-- GIVEN INFORMATION follows --
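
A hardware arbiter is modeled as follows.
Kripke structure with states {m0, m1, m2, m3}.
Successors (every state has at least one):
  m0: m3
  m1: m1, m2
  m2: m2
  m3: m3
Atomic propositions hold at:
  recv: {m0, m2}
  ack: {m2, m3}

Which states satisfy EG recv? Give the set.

EG recv: greatest fixpoint, start Z0 = {m0, m2}, keep only states in Sat with some successor in Z. Z1 = {m2}; fixed.
Sat(EG recv) = {m2}

{m2}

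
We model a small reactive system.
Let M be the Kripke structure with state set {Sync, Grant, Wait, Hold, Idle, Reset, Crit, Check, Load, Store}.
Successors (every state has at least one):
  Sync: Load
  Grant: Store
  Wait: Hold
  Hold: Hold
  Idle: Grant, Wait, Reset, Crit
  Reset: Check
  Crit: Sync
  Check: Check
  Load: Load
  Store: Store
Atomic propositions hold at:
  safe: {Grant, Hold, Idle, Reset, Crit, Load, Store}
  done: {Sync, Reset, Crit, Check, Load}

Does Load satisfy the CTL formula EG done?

EG done: greatest fixpoint, start Z0 = {Sync, Reset, Crit, Check, Load}, keep only states in Sat with some successor in Z. Already a fixed point.
Sat(EG done) = {Sync, Reset, Crit, Check, Load}
Load ∈ Sat(EG done) = {Sync, Reset, Crit, Check, Load}, so the formula holds at Load.

Yes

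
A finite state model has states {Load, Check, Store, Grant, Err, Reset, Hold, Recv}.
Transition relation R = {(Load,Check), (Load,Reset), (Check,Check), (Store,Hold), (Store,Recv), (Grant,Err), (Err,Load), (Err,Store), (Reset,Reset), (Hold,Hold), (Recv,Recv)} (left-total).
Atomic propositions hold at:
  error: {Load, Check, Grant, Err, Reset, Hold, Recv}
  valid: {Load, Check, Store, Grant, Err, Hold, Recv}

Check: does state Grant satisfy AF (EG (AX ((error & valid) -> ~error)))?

No

Sat(error & valid) = {Load, Check, Grant, Err, Hold, Recv}
Sat(~error) = {Store}
Sat((error & valid) -> ~error) = {Store, Reset}
Sat(AX ((error & valid) -> ~error)) = {s : every successor in {Store, Reset}} = {Reset}
EG (AX ((error & valid) -> ~error)): greatest fixpoint, start Z0 = {Reset}, keep only states in Sat with some successor in Z. Already a fixed point.
Sat(EG (AX ((error & valid) -> ~error))) = {Reset}
AF (EG (AX ((error & valid) -> ~error))): least fixpoint, start Z0 = {Reset}, add states with every successor in Z. Already a fixed point.
Sat(AF (EG (AX ((error & valid) -> ~error)))) = {Reset}
Grant ∉ Sat(AF (EG (AX ((error & valid) -> ~error)))) = {Reset}, so the formula does not hold at Grant.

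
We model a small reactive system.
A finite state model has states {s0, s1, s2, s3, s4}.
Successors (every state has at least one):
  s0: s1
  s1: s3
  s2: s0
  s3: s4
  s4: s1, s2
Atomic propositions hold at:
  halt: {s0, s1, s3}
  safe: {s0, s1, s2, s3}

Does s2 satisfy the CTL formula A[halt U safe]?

A[halt U safe]: least fixpoint, start Z0 = Sat(safe) = {s0, s1, s2, s3}, add states in Sat(halt) with every successor in Z. Already a fixed point.
Sat(A[halt U safe]) = {s0, s1, s2, s3}
s2 ∈ Sat(A[halt U safe]) = {s0, s1, s2, s3}, so the formula holds at s2.

Yes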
-- GIVEN INFORMATION concluded --
WHAT IS REQUIRED: Pick out all lines from the data above in which the word "structure" appears.

PROBLEM SOLUTION:
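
Kripke structure with states {m0, m1, m2, m3}.
Let M be the Kripke structure with state set {Sync, Grant, Wait, Hold, Idle, Reset, Crit, Check, Load, Store}.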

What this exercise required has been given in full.